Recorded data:
:::::

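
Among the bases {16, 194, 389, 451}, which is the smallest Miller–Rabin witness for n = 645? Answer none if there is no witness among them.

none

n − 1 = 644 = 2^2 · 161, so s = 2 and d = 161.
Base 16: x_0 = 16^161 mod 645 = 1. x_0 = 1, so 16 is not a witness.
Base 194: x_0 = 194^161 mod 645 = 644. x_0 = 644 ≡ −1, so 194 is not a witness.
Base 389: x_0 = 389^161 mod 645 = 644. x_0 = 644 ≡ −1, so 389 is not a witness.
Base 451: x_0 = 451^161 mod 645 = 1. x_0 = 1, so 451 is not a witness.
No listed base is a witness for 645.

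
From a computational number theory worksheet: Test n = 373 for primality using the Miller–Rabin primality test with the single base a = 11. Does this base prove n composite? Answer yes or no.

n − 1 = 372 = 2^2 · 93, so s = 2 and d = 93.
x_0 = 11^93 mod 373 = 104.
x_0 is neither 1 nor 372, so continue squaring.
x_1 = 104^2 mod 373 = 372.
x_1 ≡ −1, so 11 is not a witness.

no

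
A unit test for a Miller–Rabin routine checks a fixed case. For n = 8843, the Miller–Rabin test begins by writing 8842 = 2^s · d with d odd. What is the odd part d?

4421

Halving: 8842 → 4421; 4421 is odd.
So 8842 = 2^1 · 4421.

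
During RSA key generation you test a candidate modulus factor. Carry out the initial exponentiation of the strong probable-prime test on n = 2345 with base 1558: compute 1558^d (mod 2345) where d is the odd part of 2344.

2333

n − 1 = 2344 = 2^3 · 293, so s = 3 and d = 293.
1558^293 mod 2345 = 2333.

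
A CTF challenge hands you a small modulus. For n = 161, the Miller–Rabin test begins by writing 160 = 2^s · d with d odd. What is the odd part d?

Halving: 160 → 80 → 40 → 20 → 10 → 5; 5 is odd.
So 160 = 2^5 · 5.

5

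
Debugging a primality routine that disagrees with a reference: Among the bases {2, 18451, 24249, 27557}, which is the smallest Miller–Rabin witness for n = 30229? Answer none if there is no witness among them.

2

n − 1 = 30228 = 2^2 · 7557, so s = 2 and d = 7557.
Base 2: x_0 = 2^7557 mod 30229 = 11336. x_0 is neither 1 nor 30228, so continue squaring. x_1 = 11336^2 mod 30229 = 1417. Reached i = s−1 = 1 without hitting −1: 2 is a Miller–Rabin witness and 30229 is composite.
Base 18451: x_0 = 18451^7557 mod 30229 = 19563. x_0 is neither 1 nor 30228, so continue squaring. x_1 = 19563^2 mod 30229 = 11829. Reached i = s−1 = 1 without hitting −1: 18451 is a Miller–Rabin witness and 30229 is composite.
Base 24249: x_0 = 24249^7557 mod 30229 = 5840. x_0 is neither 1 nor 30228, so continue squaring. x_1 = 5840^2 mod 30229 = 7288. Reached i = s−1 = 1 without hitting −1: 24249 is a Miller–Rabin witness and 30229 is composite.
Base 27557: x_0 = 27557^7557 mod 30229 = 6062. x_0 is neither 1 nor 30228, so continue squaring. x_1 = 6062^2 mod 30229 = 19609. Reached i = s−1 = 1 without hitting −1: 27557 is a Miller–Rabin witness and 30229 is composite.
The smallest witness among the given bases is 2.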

:::::

• [What this task involves]
All entries are to be returned word for word.

• [Exercise answer]
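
Among the bases {16, 194, 389, 451}, which is the smallest Miller–Rabin witness for n = 645? Answer none if there is no witness among them.

none

n − 1 = 644 = 2^2 · 161, so s = 2 and d = 161.
Base 16: x_0 = 16^161 mod 645 = 1. x_0 = 1, so 16 is not a witness.
Base 194: x_0 = 194^161 mod 645 = 644. x_0 = 644 ≡ −1, so 194 is not a witness.
Base 389: x_0 = 389^161 mod 645 = 644. x_0 = 644 ≡ −1, so 389 is not a witness.
Base 451: x_0 = 451^161 mod 645 = 1. x_0 = 1, so 451 is not a witness.
No listed base is a witness for 645.

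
From a computational number theory worksheet: Test n = 373 for primality using the Miller–Rabin primality test with the single base a = 11. Does this base prove n composite? Answer yes or no.

n − 1 = 372 = 2^2 · 93, so s = 2 and d = 93.
x_0 = 11^93 mod 373 = 104.
x_0 is neither 1 nor 372, so continue squaring.
x_1 = 104^2 mod 373 = 372.
x_1 ≡ −1, so 11 is not a witness.

no

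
A unit test for a Miller–Rabin routine checks a fixed case. For n = 8843, the Miller–Rabin test begins by writing 8842 = 2^s · d with d odd. What is the odd part d?

4421

Halving: 8842 → 4421; 4421 is odd.
So 8842 = 2^1 · 4421.

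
During RSA key generation you test a candidate modulus factor. Carry out the initial exponentiation of the strong probable-prime test on n = 2345 with base 1558: compute 1558^d (mod 2345) where d is the odd part of 2344.

2333

n − 1 = 2344 = 2^3 · 293, so s = 3 and d = 293.
1558^293 mod 2345 = 2333.

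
A CTF challenge hands you a small modulus. For n = 161, the Miller–Rabin test begins by writing 160 = 2^s · d with d odd. What is the odd part d?

Halving: 160 → 80 → 40 → 20 → 10 → 5; 5 is odd.
So 160 = 2^5 · 5.

5

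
Debugging a primality routine that disagrees with a reference: Among the bases {2, 18451, 24249, 27557}, which is the smallest Miller–Rabin witness for n = 30229? Answer none if there is no witness among them.

2

n − 1 = 30228 = 2^2 · 7557, so s = 2 and d = 7557.
Base 2: x_0 = 2^7557 mod 30229 = 11336. x_0 is neither 1 nor 30228, so continue squaring. x_1 = 11336^2 mod 30229 = 1417. Reached i = s−1 = 1 without hitting −1: 2 is a Miller–Rabin witness and 30229 is composite.
Base 18451: x_0 = 18451^7557 mod 30229 = 19563. x_0 is neither 1 nor 30228, so continue squaring. x_1 = 19563^2 mod 30229 = 11829. Reached i = s−1 = 1 without hitting −1: 18451 is a Miller–Rabin witness and 30229 is composite.
Base 24249: x_0 = 24249^7557 mod 30229 = 5840. x_0 is neither 1 nor 30228, so continue squaring. x_1 = 5840^2 mod 30229 = 7288. Reached i = s−1 = 1 without hitting −1: 24249 is a Miller–Rabin witness and 30229 is composite.
Base 27557: x_0 = 27557^7557 mod 30229 = 6062. x_0 is neither 1 nor 30228, so continue squaring. x_1 = 6062^2 mod 30229 = 19609. Reached i = s−1 = 1 without hitting −1: 27557 is a Miller–Rabin witness and 30229 is composite.
The smallest witness among the given bases is 2.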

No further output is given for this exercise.